• [About this exercise]
All of the data below should be written out again exactly.
*** Dataset records ***
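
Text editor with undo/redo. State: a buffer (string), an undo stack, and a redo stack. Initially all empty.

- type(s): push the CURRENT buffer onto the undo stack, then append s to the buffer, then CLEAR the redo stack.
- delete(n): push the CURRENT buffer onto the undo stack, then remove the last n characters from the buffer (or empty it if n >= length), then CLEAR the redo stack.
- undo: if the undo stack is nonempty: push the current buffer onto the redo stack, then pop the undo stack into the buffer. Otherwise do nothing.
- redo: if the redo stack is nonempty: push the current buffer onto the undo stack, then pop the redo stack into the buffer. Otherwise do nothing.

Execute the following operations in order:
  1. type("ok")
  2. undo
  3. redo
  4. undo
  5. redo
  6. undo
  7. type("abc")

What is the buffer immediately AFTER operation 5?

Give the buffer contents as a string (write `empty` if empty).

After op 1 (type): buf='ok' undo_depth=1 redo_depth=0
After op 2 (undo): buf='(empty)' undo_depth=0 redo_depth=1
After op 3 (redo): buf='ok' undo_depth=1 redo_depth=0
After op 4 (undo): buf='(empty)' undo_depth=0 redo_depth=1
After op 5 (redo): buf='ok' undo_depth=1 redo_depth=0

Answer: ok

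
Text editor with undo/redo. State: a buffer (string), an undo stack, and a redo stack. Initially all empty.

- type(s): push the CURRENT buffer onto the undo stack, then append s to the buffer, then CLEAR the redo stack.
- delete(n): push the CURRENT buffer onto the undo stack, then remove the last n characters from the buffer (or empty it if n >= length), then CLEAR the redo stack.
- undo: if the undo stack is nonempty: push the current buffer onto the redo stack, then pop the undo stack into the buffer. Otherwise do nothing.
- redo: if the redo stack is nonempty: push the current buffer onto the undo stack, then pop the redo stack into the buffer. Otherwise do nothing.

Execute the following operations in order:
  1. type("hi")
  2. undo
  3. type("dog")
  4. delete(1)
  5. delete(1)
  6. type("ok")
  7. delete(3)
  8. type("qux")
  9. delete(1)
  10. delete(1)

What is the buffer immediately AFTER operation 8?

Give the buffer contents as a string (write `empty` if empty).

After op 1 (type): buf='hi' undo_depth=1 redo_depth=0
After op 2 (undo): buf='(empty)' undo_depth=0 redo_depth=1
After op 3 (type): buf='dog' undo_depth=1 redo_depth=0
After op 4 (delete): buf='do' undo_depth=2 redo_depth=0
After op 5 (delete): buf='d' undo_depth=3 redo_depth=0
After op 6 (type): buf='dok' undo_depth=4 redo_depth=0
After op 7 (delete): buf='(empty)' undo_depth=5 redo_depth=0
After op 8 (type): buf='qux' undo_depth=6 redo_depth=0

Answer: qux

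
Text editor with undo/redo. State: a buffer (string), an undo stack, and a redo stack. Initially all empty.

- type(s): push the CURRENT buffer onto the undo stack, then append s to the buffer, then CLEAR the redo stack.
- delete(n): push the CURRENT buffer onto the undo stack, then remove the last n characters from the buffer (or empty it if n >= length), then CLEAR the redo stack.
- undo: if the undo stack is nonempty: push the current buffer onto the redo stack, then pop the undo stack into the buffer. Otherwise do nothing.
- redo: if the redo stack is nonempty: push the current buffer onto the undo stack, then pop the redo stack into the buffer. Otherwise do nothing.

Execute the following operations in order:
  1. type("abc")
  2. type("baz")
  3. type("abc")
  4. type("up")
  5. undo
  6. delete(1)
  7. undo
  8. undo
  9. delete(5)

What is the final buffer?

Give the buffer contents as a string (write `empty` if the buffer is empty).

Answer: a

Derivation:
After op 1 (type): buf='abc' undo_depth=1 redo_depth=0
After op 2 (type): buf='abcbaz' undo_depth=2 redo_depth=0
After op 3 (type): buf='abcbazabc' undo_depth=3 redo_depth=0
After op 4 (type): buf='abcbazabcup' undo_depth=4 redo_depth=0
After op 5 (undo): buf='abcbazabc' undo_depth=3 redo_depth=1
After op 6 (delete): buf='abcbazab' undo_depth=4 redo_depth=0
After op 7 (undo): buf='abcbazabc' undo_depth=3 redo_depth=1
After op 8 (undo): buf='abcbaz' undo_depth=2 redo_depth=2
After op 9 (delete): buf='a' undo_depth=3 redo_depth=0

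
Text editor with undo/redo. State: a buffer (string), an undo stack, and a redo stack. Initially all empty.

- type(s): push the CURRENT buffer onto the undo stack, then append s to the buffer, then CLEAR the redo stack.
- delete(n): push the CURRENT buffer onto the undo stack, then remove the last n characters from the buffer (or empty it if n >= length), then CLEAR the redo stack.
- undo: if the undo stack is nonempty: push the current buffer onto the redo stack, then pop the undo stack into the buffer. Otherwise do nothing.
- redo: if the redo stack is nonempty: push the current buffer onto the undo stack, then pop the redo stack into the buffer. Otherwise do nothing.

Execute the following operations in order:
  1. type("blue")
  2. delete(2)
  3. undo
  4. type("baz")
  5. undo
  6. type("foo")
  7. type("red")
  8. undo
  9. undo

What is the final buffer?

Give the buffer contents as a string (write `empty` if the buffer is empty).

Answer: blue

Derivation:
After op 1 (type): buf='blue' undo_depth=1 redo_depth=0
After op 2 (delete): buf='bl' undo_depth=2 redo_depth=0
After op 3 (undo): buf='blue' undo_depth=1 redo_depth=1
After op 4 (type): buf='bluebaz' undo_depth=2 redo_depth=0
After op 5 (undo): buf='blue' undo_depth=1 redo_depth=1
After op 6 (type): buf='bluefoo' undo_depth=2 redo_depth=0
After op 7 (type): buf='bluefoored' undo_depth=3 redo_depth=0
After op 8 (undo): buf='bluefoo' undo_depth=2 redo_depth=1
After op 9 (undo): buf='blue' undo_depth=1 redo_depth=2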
*** End of Dataset records ***
• [Exercise result]
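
Text editor with undo/redo. State: a buffer (string), an undo stack, and a redo stack. Initially all empty.

- type(s): push the CURRENT buffer onto the undo stack, then append s to the buffer, then CLEAR the redo stack.
- delete(n): push the CURRENT buffer onto the undo stack, then remove the last n characters from the buffer (or empty it if n >= length), then CLEAR the redo stack.
- undo: if the undo stack is nonempty: push the current buffer onto the redo stack, then pop the undo stack into the buffer. Otherwise do nothing.
- redo: if the redo stack is nonempty: push the current buffer onto the undo stack, then pop the redo stack into the buffer. Otherwise do nothing.

Execute the following operations in order:
  1. type("ok")
  2. undo
  3. redo
  4. undo
  5. redo
  6. undo
  7. type("abc")

What is the buffer immediately AFTER operation 5?

Give the buffer contents as a string (write `empty` if empty).

After op 1 (type): buf='ok' undo_depth=1 redo_depth=0
After op 2 (undo): buf='(empty)' undo_depth=0 redo_depth=1
After op 3 (redo): buf='ok' undo_depth=1 redo_depth=0
After op 4 (undo): buf='(empty)' undo_depth=0 redo_depth=1
After op 5 (redo): buf='ok' undo_depth=1 redo_depth=0

Answer: ok

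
Text editor with undo/redo. State: a buffer (string), an undo stack, and a redo stack. Initially all empty.

- type(s): push the CURRENT buffer onto the undo stack, then append s to the buffer, then CLEAR the redo stack.
- delete(n): push the CURRENT buffer onto the undo stack, then remove the last n characters from the buffer (or empty it if n >= length), then CLEAR the redo stack.
- undo: if the undo stack is nonempty: push the current buffer onto the redo stack, then pop the undo stack into the buffer. Otherwise do nothing.
- redo: if the redo stack is nonempty: push the current buffer onto the undo stack, then pop the redo stack into the buffer. Otherwise do nothing.

Execute the following operations in order:
  1. type("hi")
  2. undo
  3. type("dog")
  4. delete(1)
  5. delete(1)
  6. type("ok")
  7. delete(3)
  8. type("qux")
  9. delete(1)
  10. delete(1)

What is the buffer immediately AFTER operation 8?

Give the buffer contents as a string (write `empty` if empty).

After op 1 (type): buf='hi' undo_depth=1 redo_depth=0
After op 2 (undo): buf='(empty)' undo_depth=0 redo_depth=1
After op 3 (type): buf='dog' undo_depth=1 redo_depth=0
After op 4 (delete): buf='do' undo_depth=2 redo_depth=0
After op 5 (delete): buf='d' undo_depth=3 redo_depth=0
After op 6 (type): buf='dok' undo_depth=4 redo_depth=0
After op 7 (delete): buf='(empty)' undo_depth=5 redo_depth=0
After op 8 (type): buf='qux' undo_depth=6 redo_depth=0

Answer: qux

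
Text editor with undo/redo. State: a buffer (string), an undo stack, and a redo stack. Initially all empty.

- type(s): push the CURRENT buffer onto the undo stack, then append s to the buffer, then CLEAR the redo stack.
- delete(n): push the CURRENT buffer onto the undo stack, then remove the last n characters from the buffer (or empty it if n >= length), then CLEAR the redo stack.
- undo: if the undo stack is nonempty: push the current buffer onto the redo stack, then pop the undo stack into the buffer. Otherwise do nothing.
- redo: if the redo stack is nonempty: push the current buffer onto the undo stack, then pop the redo stack into the buffer. Otherwise do nothing.

Execute the following operations in order:
  1. type("abc")
  2. type("baz")
  3. type("abc")
  4. type("up")
  5. undo
  6. delete(1)
  7. undo
  8. undo
  9. delete(5)

What is the final buffer?

Give the buffer contents as a string (write `empty` if the buffer is empty).

Answer: a

Derivation:
After op 1 (type): buf='abc' undo_depth=1 redo_depth=0
After op 2 (type): buf='abcbaz' undo_depth=2 redo_depth=0
After op 3 (type): buf='abcbazabc' undo_depth=3 redo_depth=0
After op 4 (type): buf='abcbazabcup' undo_depth=4 redo_depth=0
After op 5 (undo): buf='abcbazabc' undo_depth=3 redo_depth=1
After op 6 (delete): buf='abcbazab' undo_depth=4 redo_depth=0
After op 7 (undo): buf='abcbazabc' undo_depth=3 redo_depth=1
After op 8 (undo): buf='abcbaz' undo_depth=2 redo_depth=2
After op 9 (delete): buf='a' undo_depth=3 redo_depth=0

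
Text editor with undo/redo. State: a buffer (string), an undo stack, and a redo stack. Initially all empty.

- type(s): push the CURRENT buffer onto the undo stack, then append s to the buffer, then CLEAR the redo stack.
- delete(n): push the CURRENT buffer onto the undo stack, then remove the last n characters from the buffer (or empty it if n >= length), then CLEAR the redo stack.
- undo: if the undo stack is nonempty: push the current buffer onto the redo stack, then pop the undo stack into the buffer. Otherwise do nothing.
- redo: if the redo stack is nonempty: push the current buffer onto the undo stack, then pop the redo stack into the buffer. Otherwise do nothing.

Execute the following operations in order:
  1. type("blue")
  2. delete(2)
  3. undo
  4. type("baz")
  5. undo
  6. type("foo")
  7. type("red")
  8. undo
  9. undo

What is the final buffer?

Give the buffer contents as a string (write `empty` if the buffer is empty).

Answer: blue

Derivation:
After op 1 (type): buf='blue' undo_depth=1 redo_depth=0
After op 2 (delete): buf='bl' undo_depth=2 redo_depth=0
After op 3 (undo): buf='blue' undo_depth=1 redo_depth=1
After op 4 (type): buf='bluebaz' undo_depth=2 redo_depth=0
After op 5 (undo): buf='blue' undo_depth=1 redo_depth=1
After op 6 (type): buf='bluefoo' undo_depth=2 redo_depth=0
After op 7 (type): buf='bluefoored' undo_depth=3 redo_depth=0
After op 8 (undo): buf='bluefoo' undo_depth=2 redo_depth=1
After op 9 (undo): buf='blue' undo_depth=1 redo_depth=2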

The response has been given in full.